[Collected data]
★ ★ ★
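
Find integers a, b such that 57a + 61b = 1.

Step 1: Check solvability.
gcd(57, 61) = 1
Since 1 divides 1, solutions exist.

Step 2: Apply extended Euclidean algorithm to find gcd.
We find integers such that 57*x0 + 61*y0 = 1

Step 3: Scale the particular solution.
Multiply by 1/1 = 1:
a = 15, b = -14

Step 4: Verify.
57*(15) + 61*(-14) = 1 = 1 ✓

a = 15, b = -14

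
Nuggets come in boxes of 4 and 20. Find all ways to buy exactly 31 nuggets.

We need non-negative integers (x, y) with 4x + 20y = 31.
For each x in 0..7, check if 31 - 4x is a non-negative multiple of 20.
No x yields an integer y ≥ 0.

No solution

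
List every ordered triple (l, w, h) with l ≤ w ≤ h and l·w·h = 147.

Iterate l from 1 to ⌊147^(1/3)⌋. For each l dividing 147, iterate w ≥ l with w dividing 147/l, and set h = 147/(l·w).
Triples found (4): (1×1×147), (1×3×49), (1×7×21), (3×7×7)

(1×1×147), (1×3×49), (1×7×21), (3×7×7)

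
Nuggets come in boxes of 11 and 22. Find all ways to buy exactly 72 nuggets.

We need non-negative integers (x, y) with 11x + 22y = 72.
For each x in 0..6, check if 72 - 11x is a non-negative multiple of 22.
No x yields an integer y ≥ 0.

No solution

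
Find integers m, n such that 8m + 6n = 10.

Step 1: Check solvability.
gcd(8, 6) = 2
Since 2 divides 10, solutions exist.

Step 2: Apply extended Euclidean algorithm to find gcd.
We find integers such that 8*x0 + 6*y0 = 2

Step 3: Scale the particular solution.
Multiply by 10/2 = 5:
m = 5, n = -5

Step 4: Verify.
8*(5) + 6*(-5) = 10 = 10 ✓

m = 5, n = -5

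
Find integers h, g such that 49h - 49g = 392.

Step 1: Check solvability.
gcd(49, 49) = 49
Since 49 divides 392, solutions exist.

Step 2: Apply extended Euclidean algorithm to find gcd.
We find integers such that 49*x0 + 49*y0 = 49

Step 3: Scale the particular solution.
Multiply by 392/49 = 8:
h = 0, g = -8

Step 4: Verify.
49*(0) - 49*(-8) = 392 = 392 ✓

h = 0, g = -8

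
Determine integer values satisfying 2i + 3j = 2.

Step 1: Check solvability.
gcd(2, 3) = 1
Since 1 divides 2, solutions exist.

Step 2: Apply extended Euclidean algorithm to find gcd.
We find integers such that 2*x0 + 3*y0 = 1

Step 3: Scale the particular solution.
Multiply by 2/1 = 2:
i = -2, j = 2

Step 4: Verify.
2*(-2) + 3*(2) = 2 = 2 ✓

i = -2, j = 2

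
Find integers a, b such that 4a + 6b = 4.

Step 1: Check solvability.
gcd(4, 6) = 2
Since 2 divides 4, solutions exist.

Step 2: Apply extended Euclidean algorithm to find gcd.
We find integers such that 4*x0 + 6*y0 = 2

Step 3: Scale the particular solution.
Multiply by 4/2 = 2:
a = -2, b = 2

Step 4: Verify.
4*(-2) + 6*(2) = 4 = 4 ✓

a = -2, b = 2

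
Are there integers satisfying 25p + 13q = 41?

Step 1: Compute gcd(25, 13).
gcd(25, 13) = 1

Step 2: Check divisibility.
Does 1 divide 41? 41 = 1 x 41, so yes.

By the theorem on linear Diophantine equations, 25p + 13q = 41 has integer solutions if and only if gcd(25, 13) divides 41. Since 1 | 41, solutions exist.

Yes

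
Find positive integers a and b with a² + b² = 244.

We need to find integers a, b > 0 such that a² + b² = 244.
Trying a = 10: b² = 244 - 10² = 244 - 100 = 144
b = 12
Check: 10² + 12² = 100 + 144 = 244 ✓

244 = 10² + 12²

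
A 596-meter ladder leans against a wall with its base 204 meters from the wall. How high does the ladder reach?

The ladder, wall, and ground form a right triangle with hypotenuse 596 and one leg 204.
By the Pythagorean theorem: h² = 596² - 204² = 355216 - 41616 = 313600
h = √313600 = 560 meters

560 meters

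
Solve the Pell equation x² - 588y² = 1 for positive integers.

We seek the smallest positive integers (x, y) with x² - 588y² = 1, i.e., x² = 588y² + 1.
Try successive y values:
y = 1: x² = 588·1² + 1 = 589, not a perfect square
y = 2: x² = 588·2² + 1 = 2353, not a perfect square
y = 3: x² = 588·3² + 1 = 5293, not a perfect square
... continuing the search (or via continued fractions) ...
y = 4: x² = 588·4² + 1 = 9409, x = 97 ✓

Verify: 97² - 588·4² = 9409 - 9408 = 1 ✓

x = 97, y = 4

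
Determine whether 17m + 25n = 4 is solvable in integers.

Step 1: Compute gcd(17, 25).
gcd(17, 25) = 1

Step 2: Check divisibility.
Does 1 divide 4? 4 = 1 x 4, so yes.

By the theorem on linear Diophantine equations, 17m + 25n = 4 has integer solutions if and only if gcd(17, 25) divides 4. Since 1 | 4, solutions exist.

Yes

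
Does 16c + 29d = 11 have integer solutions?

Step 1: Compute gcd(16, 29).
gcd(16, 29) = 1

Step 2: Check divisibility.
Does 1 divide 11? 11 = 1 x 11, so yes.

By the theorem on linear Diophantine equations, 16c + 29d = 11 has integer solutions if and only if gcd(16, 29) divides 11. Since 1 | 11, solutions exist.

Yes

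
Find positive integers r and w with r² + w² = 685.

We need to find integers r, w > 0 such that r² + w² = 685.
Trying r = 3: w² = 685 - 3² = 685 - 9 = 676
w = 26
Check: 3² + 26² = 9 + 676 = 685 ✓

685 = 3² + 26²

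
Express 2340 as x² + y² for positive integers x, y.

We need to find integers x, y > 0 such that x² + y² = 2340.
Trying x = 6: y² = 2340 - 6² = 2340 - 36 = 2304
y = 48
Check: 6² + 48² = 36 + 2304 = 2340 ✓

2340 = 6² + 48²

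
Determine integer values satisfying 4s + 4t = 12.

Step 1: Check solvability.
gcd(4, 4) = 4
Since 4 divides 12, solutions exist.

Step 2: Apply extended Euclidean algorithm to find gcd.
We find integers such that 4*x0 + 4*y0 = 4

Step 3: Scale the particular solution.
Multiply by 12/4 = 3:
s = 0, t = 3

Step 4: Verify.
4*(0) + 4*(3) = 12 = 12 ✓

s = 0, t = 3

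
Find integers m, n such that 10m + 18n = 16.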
★ ★ ★
**Prompt:**
Produce the records once again, exactly as they stand above.

**Written response:**
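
Find integers a, b such that 57a + 61b = 1.

Step 1: Check solvability.
gcd(57, 61) = 1
Since 1 divides 1, solutions exist.

Step 2: Apply extended Euclidean algorithm to find gcd.
We find integers such that 57*x0 + 61*y0 = 1

Step 3: Scale the particular solution.
Multiply by 1/1 = 1:
a = 15, b = -14

Step 4: Verify.
57*(15) + 61*(-14) = 1 = 1 ✓

a = 15, b = -14

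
Nuggets come in boxes of 4 and 20. Find all ways to buy exactly 31 nuggets.

We need non-negative integers (x, y) with 4x + 20y = 31.
For each x in 0..7, check if 31 - 4x is a non-negative multiple of 20.
No x yields an integer y ≥ 0.

No solution

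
List every ordered triple (l, w, h) with l ≤ w ≤ h and l·w·h = 147.

Iterate l from 1 to ⌊147^(1/3)⌋. For each l dividing 147, iterate w ≥ l with w dividing 147/l, and set h = 147/(l·w).
Triples found (4): (1×1×147), (1×3×49), (1×7×21), (3×7×7)

(1×1×147), (1×3×49), (1×7×21), (3×7×7)

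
Nuggets come in boxes of 11 and 22. Find all ways to buy exactly 72 nuggets.

We need non-negative integers (x, y) with 11x + 22y = 72.
For each x in 0..6, check if 72 - 11x is a non-negative multiple of 22.
No x yields an integer y ≥ 0.

No solution

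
Find integers m, n such that 8m + 6n = 10.

Step 1: Check solvability.
gcd(8, 6) = 2
Since 2 divides 10, solutions exist.

Step 2: Apply extended Euclidean algorithm to find gcd.
We find integers such that 8*x0 + 6*y0 = 2

Step 3: Scale the particular solution.
Multiply by 10/2 = 5:
m = 5, n = -5

Step 4: Verify.
8*(5) + 6*(-5) = 10 = 10 ✓

m = 5, n = -5

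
Find integers h, g such that 49h - 49g = 392.

Step 1: Check solvability.
gcd(49, 49) = 49
Since 49 divides 392, solutions exist.

Step 2: Apply extended Euclidean algorithm to find gcd.
We find integers such that 49*x0 + 49*y0 = 49

Step 3: Scale the particular solution.
Multiply by 392/49 = 8:
h = 0, g = -8

Step 4: Verify.
49*(0) - 49*(-8) = 392 = 392 ✓

h = 0, g = -8

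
Determine integer values satisfying 2i + 3j = 2.

Step 1: Check solvability.
gcd(2, 3) = 1
Since 1 divides 2, solutions exist.

Step 2: Apply extended Euclidean algorithm to find gcd.
We find integers such that 2*x0 + 3*y0 = 1

Step 3: Scale the particular solution.
Multiply by 2/1 = 2:
i = -2, j = 2

Step 4: Verify.
2*(-2) + 3*(2) = 2 = 2 ✓

i = -2, j = 2

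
Find integers a, b such that 4a + 6b = 4.

Step 1: Check solvability.
gcd(4, 6) = 2
Since 2 divides 4, solutions exist.

Step 2: Apply extended Euclidean algorithm to find gcd.
We find integers such that 4*x0 + 6*y0 = 2

Step 3: Scale the particular solution.
Multiply by 4/2 = 2:
a = -2, b = 2

Step 4: Verify.
4*(-2) + 6*(2) = 4 = 4 ✓

a = -2, b = 2

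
Are there integers satisfying 25p + 13q = 41?

Step 1: Compute gcd(25, 13).
gcd(25, 13) = 1

Step 2: Check divisibility.
Does 1 divide 41? 41 = 1 x 41, so yes.

By the theorem on linear Diophantine equations, 25p + 13q = 41 has integer solutions if and only if gcd(25, 13) divides 41. Since 1 | 41, solutions exist.

Yes

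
Find positive integers a and b with a² + b² = 244.

We need to find integers a, b > 0 such that a² + b² = 244.
Trying a = 10: b² = 244 - 10² = 244 - 100 = 144
b = 12
Check: 10² + 12² = 100 + 144 = 244 ✓

244 = 10² + 12²

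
A 596-meter ladder leans against a wall with its base 204 meters from the wall. How high does the ladder reach?

The ladder, wall, and ground form a right triangle with hypotenuse 596 and one leg 204.
By the Pythagorean theorem: h² = 596² - 204² = 355216 - 41616 = 313600
h = √313600 = 560 meters

560 meters

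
Solve the Pell equation x² - 588y² = 1 for positive integers.

We seek the smallest positive integers (x, y) with x² - 588y² = 1, i.e., x² = 588y² + 1.
Try successive y values:
y = 1: x² = 588·1² + 1 = 589, not a perfect square
y = 2: x² = 588·2² + 1 = 2353, not a perfect square
y = 3: x² = 588·3² + 1 = 5293, not a perfect square
... continuing the search (or via continued fractions) ...
y = 4: x² = 588·4² + 1 = 9409, x = 97 ✓

Verify: 97² - 588·4² = 9409 - 9408 = 1 ✓

x = 97, y = 4

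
Determine whether 17m + 25n = 4 is solvable in integers.

Step 1: Compute gcd(17, 25).
gcd(17, 25) = 1

Step 2: Check divisibility.
Does 1 divide 4? 4 = 1 x 4, so yes.

By the theorem on linear Diophantine equations, 17m + 25n = 4 has integer solutions if and only if gcd(17, 25) divides 4. Since 1 | 4, solutions exist.

Yes

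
Does 16c + 29d = 11 have integer solutions?

Step 1: Compute gcd(16, 29).
gcd(16, 29) = 1

Step 2: Check divisibility.
Does 1 divide 11? 11 = 1 x 11, so yes.

By the theorem on linear Diophantine equations, 16c + 29d = 11 has integer solutions if and only if gcd(16, 29) divides 11. Since 1 | 11, solutions exist.

Yes

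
Find positive integers r and w with r² + w² = 685.

We need to find integers r, w > 0 such that r² + w² = 685.
Trying r = 3: w² = 685 - 3² = 685 - 9 = 676
w = 26
Check: 3² + 26² = 9 + 676 = 685 ✓

685 = 3² + 26²

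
Express 2340 as x² + y² for positive integers x, y.

We need to find integers x, y > 0 such that x² + y² = 2340.
Trying x = 6: y² = 2340 - 6² = 2340 - 36 = 2304
y = 48
Check: 6² + 48² = 36 + 2304 = 2340 ✓

2340 = 6² + 48²

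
Determine integer values satisfying 4s + 4t = 12.

Step 1: Check solvability.
gcd(4, 4) = 4
Since 4 divides 12, solutions exist.

Step 2: Apply extended Euclidean algorithm to find gcd.
We find integers such that 4*x0 + 4*y0 = 4

Step 3: Scale the particular solution.
Multiply by 12/4 = 3:
s = 0, t = 3

Step 4: Verify.
4*(0) + 4*(3) = 12 = 12 ✓

s = 0, t = 3

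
Find integers m, n such that 10m + 18n = 16.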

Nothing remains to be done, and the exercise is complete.